• [Stored data entries]
- - - -
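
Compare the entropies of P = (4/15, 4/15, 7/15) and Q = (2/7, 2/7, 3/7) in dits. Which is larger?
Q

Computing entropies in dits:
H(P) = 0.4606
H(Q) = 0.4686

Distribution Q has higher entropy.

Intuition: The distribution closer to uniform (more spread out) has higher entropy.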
- - - -
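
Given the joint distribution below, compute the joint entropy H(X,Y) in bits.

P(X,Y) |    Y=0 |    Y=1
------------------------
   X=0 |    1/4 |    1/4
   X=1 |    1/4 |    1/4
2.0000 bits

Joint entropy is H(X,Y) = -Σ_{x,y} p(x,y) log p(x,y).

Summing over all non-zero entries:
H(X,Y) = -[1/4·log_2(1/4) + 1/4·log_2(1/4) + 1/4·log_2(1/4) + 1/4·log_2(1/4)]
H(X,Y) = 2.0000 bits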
- - - -
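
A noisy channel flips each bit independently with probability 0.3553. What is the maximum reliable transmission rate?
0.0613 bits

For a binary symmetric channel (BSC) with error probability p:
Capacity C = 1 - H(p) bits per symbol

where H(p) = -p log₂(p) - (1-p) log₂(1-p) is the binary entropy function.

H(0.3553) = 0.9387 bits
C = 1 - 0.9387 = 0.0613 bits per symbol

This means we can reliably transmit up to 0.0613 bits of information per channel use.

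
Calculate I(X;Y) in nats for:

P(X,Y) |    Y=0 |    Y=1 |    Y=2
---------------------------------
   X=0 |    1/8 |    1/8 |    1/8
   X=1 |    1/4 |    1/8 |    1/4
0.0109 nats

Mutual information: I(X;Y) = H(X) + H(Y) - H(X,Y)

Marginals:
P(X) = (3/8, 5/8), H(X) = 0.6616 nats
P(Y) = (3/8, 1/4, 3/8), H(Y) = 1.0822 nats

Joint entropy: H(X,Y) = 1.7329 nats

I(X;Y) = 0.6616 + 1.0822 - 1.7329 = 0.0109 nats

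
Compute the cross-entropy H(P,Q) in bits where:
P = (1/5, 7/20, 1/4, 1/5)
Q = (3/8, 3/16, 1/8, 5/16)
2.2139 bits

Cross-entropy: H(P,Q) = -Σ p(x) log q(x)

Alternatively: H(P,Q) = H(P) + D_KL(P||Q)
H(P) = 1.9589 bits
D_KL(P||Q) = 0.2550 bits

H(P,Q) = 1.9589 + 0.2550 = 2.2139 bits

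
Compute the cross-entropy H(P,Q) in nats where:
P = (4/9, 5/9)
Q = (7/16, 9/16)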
- - - -
Output only an exact transcription of the lines above from the one with "Compute the cross-entropy H(P,Q) in nats" up to and including the one with "Q = (7/16, 9/16)".

• [Solution for this exercise]
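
Compute the cross-entropy H(P,Q) in nats where:
P = (4/9, 5/9)
Q = (7/16, 9/16)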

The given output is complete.